(Saved entries)
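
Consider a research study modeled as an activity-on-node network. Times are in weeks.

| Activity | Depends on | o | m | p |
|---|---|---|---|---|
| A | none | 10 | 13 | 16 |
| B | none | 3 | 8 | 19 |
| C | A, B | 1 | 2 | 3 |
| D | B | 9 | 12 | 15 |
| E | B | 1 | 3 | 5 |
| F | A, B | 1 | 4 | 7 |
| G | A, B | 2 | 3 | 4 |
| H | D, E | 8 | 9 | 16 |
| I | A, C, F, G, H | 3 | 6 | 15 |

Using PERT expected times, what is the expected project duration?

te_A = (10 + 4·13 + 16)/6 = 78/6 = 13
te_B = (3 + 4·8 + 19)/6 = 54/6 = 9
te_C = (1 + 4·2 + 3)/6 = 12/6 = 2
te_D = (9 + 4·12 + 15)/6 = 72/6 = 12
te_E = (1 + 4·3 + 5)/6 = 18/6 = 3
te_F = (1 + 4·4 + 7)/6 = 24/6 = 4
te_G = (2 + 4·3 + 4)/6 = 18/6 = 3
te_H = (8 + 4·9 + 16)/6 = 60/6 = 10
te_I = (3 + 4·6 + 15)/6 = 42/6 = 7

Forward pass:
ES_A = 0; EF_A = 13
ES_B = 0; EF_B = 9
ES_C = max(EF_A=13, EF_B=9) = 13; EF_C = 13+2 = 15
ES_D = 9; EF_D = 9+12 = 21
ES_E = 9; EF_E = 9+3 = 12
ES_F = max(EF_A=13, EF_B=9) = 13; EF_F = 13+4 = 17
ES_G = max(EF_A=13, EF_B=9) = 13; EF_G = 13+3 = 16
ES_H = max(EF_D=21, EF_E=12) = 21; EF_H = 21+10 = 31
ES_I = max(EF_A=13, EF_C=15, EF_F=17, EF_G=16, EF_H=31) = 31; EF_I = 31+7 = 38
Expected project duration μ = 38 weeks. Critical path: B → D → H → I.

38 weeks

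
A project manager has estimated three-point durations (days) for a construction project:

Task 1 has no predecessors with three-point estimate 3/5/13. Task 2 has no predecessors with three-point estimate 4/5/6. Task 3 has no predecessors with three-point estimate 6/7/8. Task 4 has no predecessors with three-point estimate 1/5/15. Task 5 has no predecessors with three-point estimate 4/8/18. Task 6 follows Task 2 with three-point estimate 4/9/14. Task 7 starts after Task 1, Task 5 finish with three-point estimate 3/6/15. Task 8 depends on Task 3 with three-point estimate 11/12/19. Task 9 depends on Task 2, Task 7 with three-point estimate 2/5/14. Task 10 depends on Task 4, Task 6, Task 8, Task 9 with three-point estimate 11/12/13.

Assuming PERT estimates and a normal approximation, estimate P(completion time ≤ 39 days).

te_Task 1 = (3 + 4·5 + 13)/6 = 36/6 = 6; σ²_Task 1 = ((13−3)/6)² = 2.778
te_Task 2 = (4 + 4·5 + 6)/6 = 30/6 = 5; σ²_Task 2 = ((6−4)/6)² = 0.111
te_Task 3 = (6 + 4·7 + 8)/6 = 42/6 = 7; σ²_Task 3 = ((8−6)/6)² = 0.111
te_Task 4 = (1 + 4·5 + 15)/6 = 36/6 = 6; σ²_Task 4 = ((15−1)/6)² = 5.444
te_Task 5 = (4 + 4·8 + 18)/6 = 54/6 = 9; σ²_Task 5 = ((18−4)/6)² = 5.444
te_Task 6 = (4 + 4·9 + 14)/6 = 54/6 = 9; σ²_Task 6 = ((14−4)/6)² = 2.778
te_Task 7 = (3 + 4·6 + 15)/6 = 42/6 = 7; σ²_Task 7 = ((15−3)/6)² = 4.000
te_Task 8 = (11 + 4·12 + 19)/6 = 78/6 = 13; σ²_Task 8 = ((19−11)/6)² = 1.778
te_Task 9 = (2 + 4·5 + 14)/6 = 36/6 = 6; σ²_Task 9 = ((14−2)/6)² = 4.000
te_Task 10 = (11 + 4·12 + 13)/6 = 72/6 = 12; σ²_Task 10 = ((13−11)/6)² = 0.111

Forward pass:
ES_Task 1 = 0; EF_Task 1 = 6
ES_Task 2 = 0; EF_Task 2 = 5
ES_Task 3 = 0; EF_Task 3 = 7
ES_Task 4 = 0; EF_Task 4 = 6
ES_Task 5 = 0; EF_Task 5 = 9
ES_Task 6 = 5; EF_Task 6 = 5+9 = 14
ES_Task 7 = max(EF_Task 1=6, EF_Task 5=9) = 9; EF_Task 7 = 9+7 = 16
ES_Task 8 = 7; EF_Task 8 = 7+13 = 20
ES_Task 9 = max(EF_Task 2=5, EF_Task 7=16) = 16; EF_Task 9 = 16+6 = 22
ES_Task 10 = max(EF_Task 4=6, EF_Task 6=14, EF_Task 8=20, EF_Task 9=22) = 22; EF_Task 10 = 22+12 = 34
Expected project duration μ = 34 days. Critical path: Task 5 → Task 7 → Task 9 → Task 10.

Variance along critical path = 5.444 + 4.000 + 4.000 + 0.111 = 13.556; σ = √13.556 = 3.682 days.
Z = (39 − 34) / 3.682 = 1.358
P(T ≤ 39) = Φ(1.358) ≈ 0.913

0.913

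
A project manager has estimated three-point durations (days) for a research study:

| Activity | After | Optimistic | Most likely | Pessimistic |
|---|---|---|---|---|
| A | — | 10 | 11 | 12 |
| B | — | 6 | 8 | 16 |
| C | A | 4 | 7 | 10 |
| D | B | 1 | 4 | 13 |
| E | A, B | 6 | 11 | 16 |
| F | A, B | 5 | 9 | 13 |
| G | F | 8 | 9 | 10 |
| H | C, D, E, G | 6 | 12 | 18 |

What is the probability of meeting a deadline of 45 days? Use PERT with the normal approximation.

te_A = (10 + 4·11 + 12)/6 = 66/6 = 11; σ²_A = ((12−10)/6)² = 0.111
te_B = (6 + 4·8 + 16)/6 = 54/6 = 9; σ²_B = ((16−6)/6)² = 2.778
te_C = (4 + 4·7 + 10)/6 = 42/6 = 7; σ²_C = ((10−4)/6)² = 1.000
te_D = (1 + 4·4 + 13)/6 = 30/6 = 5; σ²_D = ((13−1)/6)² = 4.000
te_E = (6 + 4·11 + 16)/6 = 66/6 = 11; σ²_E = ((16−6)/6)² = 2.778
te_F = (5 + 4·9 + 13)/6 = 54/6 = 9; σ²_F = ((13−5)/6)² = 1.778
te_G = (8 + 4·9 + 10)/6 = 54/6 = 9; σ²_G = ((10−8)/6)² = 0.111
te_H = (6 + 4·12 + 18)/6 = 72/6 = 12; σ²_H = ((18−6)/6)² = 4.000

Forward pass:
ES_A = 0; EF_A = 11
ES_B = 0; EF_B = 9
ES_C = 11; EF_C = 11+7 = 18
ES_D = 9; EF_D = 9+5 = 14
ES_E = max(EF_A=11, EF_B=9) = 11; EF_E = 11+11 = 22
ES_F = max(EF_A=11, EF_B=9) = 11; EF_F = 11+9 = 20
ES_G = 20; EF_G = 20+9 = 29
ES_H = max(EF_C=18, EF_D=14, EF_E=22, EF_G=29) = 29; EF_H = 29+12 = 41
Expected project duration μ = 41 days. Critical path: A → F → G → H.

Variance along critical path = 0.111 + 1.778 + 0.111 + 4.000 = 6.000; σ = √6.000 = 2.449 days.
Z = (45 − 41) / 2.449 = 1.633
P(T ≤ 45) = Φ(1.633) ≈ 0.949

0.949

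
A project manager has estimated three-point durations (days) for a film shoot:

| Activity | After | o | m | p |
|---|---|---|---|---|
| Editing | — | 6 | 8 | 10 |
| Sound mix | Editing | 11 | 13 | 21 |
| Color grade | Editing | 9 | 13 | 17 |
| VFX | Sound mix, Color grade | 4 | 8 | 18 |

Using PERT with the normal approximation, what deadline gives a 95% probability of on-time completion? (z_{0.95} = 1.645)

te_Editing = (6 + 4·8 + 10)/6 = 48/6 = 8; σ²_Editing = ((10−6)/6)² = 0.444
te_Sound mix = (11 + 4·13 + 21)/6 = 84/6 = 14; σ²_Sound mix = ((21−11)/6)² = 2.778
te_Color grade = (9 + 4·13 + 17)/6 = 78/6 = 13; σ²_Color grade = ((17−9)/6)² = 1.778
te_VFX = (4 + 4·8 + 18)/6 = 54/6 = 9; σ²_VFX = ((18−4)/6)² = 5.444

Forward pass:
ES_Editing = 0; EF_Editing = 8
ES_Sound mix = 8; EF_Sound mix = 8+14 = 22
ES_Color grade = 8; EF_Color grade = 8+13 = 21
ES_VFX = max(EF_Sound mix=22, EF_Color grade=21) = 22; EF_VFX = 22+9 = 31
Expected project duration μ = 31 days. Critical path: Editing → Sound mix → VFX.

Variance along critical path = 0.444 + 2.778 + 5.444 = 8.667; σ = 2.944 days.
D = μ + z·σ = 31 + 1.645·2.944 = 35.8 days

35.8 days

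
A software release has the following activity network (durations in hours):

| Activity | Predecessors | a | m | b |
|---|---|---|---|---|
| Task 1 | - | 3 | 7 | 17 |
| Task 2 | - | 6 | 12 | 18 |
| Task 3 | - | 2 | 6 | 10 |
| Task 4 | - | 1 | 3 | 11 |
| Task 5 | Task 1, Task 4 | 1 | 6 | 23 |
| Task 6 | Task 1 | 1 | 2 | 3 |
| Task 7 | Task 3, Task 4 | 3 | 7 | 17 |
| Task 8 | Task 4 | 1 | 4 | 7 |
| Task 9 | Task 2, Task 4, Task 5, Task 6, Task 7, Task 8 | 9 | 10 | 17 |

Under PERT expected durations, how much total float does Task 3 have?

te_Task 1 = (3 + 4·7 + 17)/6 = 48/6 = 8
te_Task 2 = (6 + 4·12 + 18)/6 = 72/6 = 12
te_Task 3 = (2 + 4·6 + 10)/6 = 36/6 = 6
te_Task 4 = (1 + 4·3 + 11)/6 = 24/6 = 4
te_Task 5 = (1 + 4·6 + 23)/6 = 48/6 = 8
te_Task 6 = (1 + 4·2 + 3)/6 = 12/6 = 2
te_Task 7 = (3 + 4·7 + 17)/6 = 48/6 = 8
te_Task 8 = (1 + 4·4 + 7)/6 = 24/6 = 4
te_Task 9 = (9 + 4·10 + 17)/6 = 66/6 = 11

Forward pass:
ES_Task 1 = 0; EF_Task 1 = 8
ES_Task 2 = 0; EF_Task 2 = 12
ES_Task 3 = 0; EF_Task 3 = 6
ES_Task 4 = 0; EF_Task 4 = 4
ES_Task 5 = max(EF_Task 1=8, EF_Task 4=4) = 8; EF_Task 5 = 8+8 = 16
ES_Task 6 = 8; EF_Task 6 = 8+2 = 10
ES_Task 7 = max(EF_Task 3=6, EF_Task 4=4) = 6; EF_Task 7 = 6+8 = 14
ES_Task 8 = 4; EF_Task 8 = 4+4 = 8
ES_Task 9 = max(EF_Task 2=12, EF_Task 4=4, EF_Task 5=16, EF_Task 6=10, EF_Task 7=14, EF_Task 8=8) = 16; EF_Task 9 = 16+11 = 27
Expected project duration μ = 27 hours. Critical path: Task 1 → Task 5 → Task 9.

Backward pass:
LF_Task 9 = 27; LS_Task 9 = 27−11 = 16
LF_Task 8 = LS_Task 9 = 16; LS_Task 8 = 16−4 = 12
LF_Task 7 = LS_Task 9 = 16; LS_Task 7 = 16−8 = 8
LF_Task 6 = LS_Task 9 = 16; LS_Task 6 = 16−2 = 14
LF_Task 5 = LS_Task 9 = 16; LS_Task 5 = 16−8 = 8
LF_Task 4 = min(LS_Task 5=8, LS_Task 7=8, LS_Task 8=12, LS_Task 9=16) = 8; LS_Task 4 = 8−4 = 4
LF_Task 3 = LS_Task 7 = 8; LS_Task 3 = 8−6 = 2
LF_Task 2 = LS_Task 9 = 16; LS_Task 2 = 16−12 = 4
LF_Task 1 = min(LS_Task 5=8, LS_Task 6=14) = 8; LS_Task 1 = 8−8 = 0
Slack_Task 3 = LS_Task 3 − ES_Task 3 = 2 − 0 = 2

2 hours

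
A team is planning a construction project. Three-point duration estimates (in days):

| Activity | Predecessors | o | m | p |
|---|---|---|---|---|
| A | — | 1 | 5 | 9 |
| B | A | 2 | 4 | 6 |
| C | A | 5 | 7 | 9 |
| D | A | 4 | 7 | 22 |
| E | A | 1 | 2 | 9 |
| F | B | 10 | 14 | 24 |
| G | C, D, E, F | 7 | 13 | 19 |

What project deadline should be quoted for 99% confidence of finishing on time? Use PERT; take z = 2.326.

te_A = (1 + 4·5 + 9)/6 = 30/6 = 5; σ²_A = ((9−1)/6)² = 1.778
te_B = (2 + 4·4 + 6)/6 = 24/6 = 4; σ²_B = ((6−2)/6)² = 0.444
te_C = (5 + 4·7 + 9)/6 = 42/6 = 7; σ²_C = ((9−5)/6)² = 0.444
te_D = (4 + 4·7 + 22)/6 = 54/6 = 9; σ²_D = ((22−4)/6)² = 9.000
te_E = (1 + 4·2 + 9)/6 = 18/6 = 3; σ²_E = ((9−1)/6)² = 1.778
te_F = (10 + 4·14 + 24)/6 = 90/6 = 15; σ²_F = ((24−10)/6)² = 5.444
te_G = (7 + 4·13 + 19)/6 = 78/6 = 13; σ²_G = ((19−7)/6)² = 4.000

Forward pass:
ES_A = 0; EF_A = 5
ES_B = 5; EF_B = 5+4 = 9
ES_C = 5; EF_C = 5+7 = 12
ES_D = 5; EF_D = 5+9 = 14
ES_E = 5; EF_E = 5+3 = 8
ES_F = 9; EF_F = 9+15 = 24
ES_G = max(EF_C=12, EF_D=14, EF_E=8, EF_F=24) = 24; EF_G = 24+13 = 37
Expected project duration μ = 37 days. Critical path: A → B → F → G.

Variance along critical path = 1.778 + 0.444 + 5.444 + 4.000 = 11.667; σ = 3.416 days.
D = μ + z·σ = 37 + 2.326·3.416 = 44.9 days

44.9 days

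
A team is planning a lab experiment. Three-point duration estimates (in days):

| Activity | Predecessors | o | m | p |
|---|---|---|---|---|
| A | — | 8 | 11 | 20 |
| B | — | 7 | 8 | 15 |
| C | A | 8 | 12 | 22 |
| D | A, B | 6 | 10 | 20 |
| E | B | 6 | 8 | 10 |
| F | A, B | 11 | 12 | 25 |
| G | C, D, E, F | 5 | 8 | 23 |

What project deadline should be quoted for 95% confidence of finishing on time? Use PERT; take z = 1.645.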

* **EXERCISE INSTRUCTIONS**:
Each line from the top of the records down to the one with "H | 3 | 6 | 15 |" must be retyped exactly; include both ends and nothing else.

* **COMPLETED TASK**:
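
Consider a research study modeled as an activity-on-node network. Times are in weeks.

| Activity | Depends on | o | m | p |
|---|---|---|---|---|
| A | none | 10 | 13 | 16 |
| B | none | 3 | 8 | 19 |
| C | A, B | 1 | 2 | 3 |
| D | B | 9 | 12 | 15 |
| E | B | 1 | 3 | 5 |
| F | A, B | 1 | 4 | 7 |
| G | A, B | 2 | 3 | 4 |
| H | D, E | 8 | 9 | 16 |
| I | A, C, F, G, H | 3 | 6 | 15 |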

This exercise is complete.